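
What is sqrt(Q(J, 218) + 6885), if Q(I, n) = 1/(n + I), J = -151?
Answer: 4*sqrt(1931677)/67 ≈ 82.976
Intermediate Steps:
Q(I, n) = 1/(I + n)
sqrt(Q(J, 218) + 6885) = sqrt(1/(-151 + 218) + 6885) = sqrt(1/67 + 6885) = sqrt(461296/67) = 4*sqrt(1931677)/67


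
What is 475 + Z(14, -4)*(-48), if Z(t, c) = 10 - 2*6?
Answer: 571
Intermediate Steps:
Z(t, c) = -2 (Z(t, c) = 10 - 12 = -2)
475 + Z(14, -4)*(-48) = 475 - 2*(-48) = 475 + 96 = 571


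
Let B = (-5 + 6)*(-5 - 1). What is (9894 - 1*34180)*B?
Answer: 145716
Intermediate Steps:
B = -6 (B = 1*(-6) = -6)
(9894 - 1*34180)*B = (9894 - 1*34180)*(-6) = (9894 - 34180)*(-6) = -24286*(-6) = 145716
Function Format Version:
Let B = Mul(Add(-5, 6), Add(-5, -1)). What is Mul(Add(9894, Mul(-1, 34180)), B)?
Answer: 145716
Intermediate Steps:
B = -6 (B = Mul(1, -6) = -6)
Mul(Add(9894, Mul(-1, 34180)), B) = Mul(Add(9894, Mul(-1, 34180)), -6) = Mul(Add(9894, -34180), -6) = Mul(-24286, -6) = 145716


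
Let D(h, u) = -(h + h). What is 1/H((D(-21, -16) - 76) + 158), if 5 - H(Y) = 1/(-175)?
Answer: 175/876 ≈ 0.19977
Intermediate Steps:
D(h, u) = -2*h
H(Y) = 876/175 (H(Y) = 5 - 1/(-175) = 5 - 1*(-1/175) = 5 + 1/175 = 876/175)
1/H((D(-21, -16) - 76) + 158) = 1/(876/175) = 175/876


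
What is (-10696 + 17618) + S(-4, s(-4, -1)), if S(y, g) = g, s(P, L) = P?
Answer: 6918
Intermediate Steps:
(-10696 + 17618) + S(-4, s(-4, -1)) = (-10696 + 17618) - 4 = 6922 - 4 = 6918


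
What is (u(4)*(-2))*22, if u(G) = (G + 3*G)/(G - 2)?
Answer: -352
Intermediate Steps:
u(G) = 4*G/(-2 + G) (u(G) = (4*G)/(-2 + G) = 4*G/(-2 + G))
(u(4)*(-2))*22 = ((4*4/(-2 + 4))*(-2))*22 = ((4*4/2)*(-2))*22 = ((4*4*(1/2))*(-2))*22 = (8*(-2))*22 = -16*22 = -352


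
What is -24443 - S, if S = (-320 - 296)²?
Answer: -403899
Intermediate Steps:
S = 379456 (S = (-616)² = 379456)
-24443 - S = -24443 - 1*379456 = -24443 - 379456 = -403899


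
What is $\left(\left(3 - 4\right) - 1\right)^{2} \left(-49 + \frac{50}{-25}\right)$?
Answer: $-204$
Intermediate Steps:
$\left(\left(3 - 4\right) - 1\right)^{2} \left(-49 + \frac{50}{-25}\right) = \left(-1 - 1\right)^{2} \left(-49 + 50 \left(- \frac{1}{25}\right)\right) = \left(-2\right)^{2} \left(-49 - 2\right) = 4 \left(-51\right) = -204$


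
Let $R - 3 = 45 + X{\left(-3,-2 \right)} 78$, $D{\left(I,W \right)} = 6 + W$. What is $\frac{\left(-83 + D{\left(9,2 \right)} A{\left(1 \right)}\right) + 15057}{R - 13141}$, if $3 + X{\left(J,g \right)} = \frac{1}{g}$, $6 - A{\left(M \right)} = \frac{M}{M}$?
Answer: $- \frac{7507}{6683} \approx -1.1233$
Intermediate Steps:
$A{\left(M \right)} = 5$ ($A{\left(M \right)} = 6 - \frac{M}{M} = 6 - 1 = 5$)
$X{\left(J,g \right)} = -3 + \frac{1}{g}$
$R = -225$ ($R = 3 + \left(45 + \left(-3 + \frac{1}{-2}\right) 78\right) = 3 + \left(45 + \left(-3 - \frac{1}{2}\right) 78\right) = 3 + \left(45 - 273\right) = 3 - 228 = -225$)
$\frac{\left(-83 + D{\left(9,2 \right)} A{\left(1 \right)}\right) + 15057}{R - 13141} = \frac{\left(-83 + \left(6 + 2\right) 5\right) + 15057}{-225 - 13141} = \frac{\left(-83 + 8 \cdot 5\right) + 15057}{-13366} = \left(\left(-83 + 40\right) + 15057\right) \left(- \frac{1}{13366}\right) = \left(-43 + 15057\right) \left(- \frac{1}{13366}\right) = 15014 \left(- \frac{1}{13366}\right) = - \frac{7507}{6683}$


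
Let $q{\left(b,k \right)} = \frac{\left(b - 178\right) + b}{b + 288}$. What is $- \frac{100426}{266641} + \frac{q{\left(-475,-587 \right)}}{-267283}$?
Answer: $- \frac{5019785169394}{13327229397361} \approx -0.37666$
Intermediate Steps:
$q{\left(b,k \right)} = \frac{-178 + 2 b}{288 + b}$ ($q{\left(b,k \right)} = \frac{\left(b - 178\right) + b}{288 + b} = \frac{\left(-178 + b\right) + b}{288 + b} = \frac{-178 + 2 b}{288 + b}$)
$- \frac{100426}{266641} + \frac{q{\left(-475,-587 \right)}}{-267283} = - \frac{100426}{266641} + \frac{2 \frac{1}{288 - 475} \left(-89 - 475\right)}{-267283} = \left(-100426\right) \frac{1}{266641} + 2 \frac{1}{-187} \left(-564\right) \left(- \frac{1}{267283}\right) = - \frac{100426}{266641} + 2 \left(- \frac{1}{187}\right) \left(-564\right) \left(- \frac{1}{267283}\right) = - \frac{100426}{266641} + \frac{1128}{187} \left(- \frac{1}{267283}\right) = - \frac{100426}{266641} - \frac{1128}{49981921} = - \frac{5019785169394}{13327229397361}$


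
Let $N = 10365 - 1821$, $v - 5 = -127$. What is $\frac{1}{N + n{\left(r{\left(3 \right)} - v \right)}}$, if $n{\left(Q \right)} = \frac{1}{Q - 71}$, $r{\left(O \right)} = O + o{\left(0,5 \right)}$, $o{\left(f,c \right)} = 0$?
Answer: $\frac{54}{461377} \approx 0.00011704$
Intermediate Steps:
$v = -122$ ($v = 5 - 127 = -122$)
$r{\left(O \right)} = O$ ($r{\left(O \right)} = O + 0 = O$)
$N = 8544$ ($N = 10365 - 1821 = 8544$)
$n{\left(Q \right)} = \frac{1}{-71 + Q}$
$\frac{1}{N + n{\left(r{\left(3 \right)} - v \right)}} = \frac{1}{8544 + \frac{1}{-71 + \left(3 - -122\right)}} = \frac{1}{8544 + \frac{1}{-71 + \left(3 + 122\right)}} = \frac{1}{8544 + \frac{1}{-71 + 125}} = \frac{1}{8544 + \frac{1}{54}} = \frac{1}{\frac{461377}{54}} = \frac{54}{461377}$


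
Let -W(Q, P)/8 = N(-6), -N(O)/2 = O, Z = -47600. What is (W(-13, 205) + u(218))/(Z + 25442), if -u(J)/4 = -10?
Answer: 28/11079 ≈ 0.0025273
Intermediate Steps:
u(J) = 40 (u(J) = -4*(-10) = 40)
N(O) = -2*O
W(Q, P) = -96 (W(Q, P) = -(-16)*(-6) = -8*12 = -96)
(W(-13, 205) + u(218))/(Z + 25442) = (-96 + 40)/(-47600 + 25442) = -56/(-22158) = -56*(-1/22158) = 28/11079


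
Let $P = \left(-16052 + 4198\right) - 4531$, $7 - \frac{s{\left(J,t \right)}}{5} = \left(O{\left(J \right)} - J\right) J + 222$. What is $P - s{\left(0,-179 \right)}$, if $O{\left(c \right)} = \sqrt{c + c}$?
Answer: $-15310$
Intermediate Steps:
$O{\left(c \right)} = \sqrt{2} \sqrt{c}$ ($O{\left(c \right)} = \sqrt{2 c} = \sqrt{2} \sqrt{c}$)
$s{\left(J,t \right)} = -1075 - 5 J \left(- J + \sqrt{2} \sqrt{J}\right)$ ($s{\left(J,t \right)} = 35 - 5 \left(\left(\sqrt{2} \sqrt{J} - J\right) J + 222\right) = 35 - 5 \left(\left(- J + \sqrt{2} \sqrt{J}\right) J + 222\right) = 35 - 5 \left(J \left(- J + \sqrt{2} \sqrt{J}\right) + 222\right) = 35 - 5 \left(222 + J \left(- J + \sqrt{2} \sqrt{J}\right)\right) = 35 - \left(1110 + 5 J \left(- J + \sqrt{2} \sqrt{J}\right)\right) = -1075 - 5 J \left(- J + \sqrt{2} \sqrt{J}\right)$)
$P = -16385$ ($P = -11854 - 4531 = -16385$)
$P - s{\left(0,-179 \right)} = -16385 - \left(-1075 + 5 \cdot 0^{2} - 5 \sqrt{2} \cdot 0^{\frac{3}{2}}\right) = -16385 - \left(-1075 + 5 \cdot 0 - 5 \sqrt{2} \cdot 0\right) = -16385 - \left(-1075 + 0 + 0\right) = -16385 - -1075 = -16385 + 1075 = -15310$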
•••••
* Work order *
Please transcribe only the lines in the records above running from the line that has "Answer: 4*sqrt(1931677)/67 ≈ 82.976" through the line that has "Answer: -403899", both included, exactly as they appear.

* Answer for this exercise *
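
Answer: 4*sqrt(1931677)/67 ≈ 82.976
Intermediate Steps:
Q(I, n) = 1/(I + n)
sqrt(Q(J, 218) + 6885) = sqrt(1/(-151 + 218) + 6885) = sqrt(1/67 + 6885) = sqrt(461296/67) = 4*sqrt(1931677)/67


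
What is 475 + Z(14, -4)*(-48), if Z(t, c) = 10 - 2*6?
Answer: 571
Intermediate Steps:
Z(t, c) = -2 (Z(t, c) = 10 - 12 = -2)
475 + Z(14, -4)*(-48) = 475 - 2*(-48) = 475 + 96 = 571


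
Let B = (-5 + 6)*(-5 - 1). What is (9894 - 1*34180)*B?
Answer: 145716
Intermediate Steps:
B = -6 (B = 1*(-6) = -6)
(9894 - 1*34180)*B = (9894 - 1*34180)*(-6) = (9894 - 34180)*(-6) = -24286*(-6) = 145716
Function Format Version:
Let B = Mul(Add(-5, 6), Add(-5, -1)). What is Mul(Add(9894, Mul(-1, 34180)), B)?
Answer: 145716
Intermediate Steps:
B = -6 (B = Mul(1, -6) = -6)
Mul(Add(9894, Mul(-1, 34180)), B) = Mul(Add(9894, Mul(-1, 34180)), -6) = Mul(Add(9894, -34180), -6) = Mul(-24286, -6) = 145716


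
Let D(h, u) = -(h + h). What is 1/H((D(-21, -16) - 76) + 158), if 5 - H(Y) = 1/(-175)?
Answer: 175/876 ≈ 0.19977
Intermediate Steps:
D(h, u) = -2*h
H(Y) = 876/175 (H(Y) = 5 - 1/(-175) = 5 - 1*(-1/175) = 5 + 1/175 = 876/175)
1/H((D(-21, -16) - 76) + 158) = 1/(876/175) = 175/876


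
What is (-10696 + 17618) + S(-4, s(-4, -1)), if S(y, g) = g, s(P, L) = P?
Answer: 6918
Intermediate Steps:
(-10696 + 17618) + S(-4, s(-4, -1)) = (-10696 + 17618) - 4 = 6922 - 4 = 6918


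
What is (u(4)*(-2))*22, if u(G) = (G + 3*G)/(G - 2)?
Answer: -352
Intermediate Steps:
u(G) = 4*G/(-2 + G) (u(G) = (4*G)/(-2 + G) = 4*G/(-2 + G))
(u(4)*(-2))*22 = ((4*4/(-2 + 4))*(-2))*22 = ((4*4/2)*(-2))*22 = ((4*4*(1/2))*(-2))*22 = (8*(-2))*22 = -16*22 = -352


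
What is -24443 - S, if S = (-320 - 296)²?
Answer: -403899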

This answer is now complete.